An identical copy of every entry below is the required output.

Collected data entries:
Content starts

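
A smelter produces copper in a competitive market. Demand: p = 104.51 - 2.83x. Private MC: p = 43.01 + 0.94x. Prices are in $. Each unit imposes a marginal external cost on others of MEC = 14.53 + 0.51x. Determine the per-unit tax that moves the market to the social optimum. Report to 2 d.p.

tax = $20.13 per unit

Social marginal cost = private MC + MEC = 57.54 + 1.45x.
Set SMC = demand: 57.54 + 1.45x = 104.51 - 2.83x → x* = 10.9743.
The Pigouvian tax equals MEC at x*: 14.53 + 0.51×10.9743 = 20.1269.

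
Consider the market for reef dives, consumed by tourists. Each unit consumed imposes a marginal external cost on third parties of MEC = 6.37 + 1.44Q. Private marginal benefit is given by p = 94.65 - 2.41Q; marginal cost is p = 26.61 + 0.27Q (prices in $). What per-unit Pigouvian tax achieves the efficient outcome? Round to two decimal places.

tax = $27.92 per unit

Social marginal benefit = demand − MEC = 88.28 - 3.85Q.
Set SMB = MC: 88.28 - 3.85Q = 26.61 + 0.27Q → Q* = 14.9684.
The Pigouvian tax equals MEC at Q*: 6.37 + 1.44×14.9684 = 27.9245.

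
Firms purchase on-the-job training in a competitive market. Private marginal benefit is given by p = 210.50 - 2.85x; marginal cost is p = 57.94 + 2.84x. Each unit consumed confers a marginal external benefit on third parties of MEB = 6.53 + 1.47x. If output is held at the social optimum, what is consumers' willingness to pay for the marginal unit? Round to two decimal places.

P = 103.06

Social marginal benefit = demand + MEB = 217.03 - 1.38x.
Set SMB = MC: 217.03 - 1.38x = 57.94 + 2.84x → x* = 37.6991.
Consumer price on the demand curve at x*: 210.50 − 2.85×37.6991 = 103.0576.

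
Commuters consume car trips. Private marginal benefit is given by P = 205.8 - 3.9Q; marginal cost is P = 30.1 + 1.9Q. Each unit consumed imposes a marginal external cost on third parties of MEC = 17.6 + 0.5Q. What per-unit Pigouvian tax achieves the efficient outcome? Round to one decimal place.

Social marginal benefit = demand − MEC = 188.2 - 4.4Q.
Set SMB = MC: 188.2 - 4.4Q = 30.1 + 1.9Q → Q* = 25.0952.
The Pigouvian tax equals MEC at Q*: 17.6 + 0.5×25.0952 = 30.1476.

tax = 30.1 per unit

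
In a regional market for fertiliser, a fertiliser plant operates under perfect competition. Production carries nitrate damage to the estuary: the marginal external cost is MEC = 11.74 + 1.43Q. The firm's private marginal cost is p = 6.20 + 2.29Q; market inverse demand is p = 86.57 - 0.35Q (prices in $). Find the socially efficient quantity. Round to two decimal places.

Social marginal cost = private MC + MEC = 17.94 + 3.72Q.
Set SMC = demand: 17.94 + 3.72Q = 86.57 - 0.35Q → Q* = 16.8624.

Q* = 16.86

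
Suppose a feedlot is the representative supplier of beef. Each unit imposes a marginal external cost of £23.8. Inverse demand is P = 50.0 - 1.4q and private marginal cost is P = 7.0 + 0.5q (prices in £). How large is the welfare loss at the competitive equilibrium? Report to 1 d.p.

DWL = £149.1

Market equilibrium (private): 7.0 + 0.5q = 50.0 - 1.4q → q_m = 22.6316.
Social marginal cost = private MC + MEC = 30.8 + 0.5q.
Set SMC = demand: 30.8 + 0.5q = 50.0 - 1.4q → q* = 10.1053.
Height of the DWL triangle at q_m is SMC(q_m) − demand(q_m) = MEC(q_m) = 23.8000.
DWL = ½ × 12.5263 × 23.8000 = 149.0630.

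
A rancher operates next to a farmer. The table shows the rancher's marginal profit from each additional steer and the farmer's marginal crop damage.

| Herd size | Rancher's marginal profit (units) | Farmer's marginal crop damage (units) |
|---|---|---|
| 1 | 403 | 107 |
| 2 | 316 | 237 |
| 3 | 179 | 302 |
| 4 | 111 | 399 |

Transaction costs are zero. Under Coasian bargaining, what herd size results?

Bargaining reaches the level where marginal profit last exceeds marginal crop damage.
That holds through level 2 (316 ≥ 237) but not at 3 (179 < 302).

2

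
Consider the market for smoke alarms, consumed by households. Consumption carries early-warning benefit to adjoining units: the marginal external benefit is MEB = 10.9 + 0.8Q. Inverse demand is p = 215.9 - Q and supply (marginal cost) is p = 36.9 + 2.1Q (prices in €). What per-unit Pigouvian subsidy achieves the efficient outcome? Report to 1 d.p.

subsidy = €77.0 per unit

Social marginal benefit = demand + MEB = 226.8 - 0.2Q.
Set SMB = MC: 226.8 - 0.2Q = 36.9 + 2.1Q → Q* = 82.5652.
The Pigouvian subsidy equals MEB at Q*: 10.9 + 0.8×82.5652 = 76.9522.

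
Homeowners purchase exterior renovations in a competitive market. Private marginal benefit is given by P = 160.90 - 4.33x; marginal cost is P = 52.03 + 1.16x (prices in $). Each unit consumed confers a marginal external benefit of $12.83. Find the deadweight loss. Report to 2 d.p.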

Content ends

§ **Completed task**
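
A smelter produces copper in a competitive market. Demand: p = 104.51 - 2.83x. Private MC: p = 43.01 + 0.94x. Prices are in $. Each unit imposes a marginal external cost on others of MEC = 14.53 + 0.51x. Determine the per-unit tax that moves the market to the social optimum. Report to 2 d.p.

tax = $20.13 per unit

Social marginal cost = private MC + MEC = 57.54 + 1.45x.
Set SMC = demand: 57.54 + 1.45x = 104.51 - 2.83x → x* = 10.9743.
The Pigouvian tax equals MEC at x*: 14.53 + 0.51×10.9743 = 20.1269.

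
Consider the market for reef dives, consumed by tourists. Each unit consumed imposes a marginal external cost on third parties of MEC = 6.37 + 1.44Q. Private marginal benefit is given by p = 94.65 - 2.41Q; marginal cost is p = 26.61 + 0.27Q (prices in $). What per-unit Pigouvian tax achieves the efficient outcome? Round to two decimal places.

tax = $27.92 per unit

Social marginal benefit = demand − MEC = 88.28 - 3.85Q.
Set SMB = MC: 88.28 - 3.85Q = 26.61 + 0.27Q → Q* = 14.9684.
The Pigouvian tax equals MEC at Q*: 6.37 + 1.44×14.9684 = 27.9245.

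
Firms purchase on-the-job training in a competitive market. Private marginal benefit is given by p = 210.50 - 2.85x; marginal cost is p = 57.94 + 2.84x. Each unit consumed confers a marginal external benefit on third parties of MEB = 6.53 + 1.47x. If output is held at the social optimum, what is consumers' willingness to pay for the marginal unit? Round to two decimal places.

P = 103.06

Social marginal benefit = demand + MEB = 217.03 - 1.38x.
Set SMB = MC: 217.03 - 1.38x = 57.94 + 2.84x → x* = 37.6991.
Consumer price on the demand curve at x*: 210.50 − 2.85×37.6991 = 103.0576.

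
Commuters consume car trips. Private marginal benefit is given by P = 205.8 - 3.9Q; marginal cost is P = 30.1 + 1.9Q. Each unit consumed imposes a marginal external cost on third parties of MEC = 17.6 + 0.5Q. What per-unit Pigouvian tax achieves the efficient outcome? Round to one decimal place.

Social marginal benefit = demand − MEC = 188.2 - 4.4Q.
Set SMB = MC: 188.2 - 4.4Q = 30.1 + 1.9Q → Q* = 25.0952.
The Pigouvian tax equals MEC at Q*: 17.6 + 0.5×25.0952 = 30.1476.

tax = 30.1 per unit

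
In a regional market for fertiliser, a fertiliser plant operates under perfect competition. Production carries nitrate damage to the estuary: the marginal external cost is MEC = 11.74 + 1.43Q. The firm's private marginal cost is p = 6.20 + 2.29Q; market inverse demand is p = 86.57 - 0.35Q (prices in $). Find the socially efficient quantity. Round to two decimal places.

Social marginal cost = private MC + MEC = 17.94 + 3.72Q.
Set SMC = demand: 17.94 + 3.72Q = 86.57 - 0.35Q → Q* = 16.8624.

Q* = 16.86

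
Suppose a feedlot is the representative supplier of beef. Each unit imposes a marginal external cost of £23.8. Inverse demand is P = 50.0 - 1.4q and private marginal cost is P = 7.0 + 0.5q (prices in £). How large is the welfare loss at the competitive equilibrium? Report to 1 d.p.

DWL = £149.1

Market equilibrium (private): 7.0 + 0.5q = 50.0 - 1.4q → q_m = 22.6316.
Social marginal cost = private MC + MEC = 30.8 + 0.5q.
Set SMC = demand: 30.8 + 0.5q = 50.0 - 1.4q → q* = 10.1053.
Height of the DWL triangle at q_m is SMC(q_m) − demand(q_m) = MEC(q_m) = 23.8000.
DWL = ½ × 12.5263 × 23.8000 = 149.0630.

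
A rancher operates next to a farmer. The table shows the rancher's marginal profit from each additional steer and the farmer's marginal crop damage.

| Herd size | Rancher's marginal profit (units) | Farmer's marginal crop damage (units) |
|---|---|---|
| 1 | 403 | 107 |
| 2 | 316 | 237 |
| 3 | 179 | 302 |
| 4 | 111 | 399 |

Transaction costs are zero. Under Coasian bargaining, what herd size results?

Bargaining reaches the level where marginal profit last exceeds marginal crop damage.
That holds through level 2 (316 ≥ 237) but not at 3 (179 < 302).

2

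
Consider the market for smoke alarms, consumed by households. Consumption carries early-warning benefit to adjoining units: the marginal external benefit is MEB = 10.9 + 0.8Q. Inverse demand is p = 215.9 - Q and supply (marginal cost) is p = 36.9 + 2.1Q (prices in €). What per-unit Pigouvian subsidy achieves the efficient outcome? Report to 1 d.p.

subsidy = €77.0 per unit

Social marginal benefit = demand + MEB = 226.8 - 0.2Q.
Set SMB = MC: 226.8 - 0.2Q = 36.9 + 2.1Q → Q* = 82.5652.
The Pigouvian subsidy equals MEB at Q*: 10.9 + 0.8×82.5652 = 76.9522.

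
Homeowners purchase exterior renovations in a competitive market. Private marginal benefit is given by P = 160.90 - 4.33x; marginal cost is P = 52.03 + 1.16x (prices in $). Each unit consumed confers a marginal external benefit of $12.83. Find the deadweight loss. Report to 2 d.p.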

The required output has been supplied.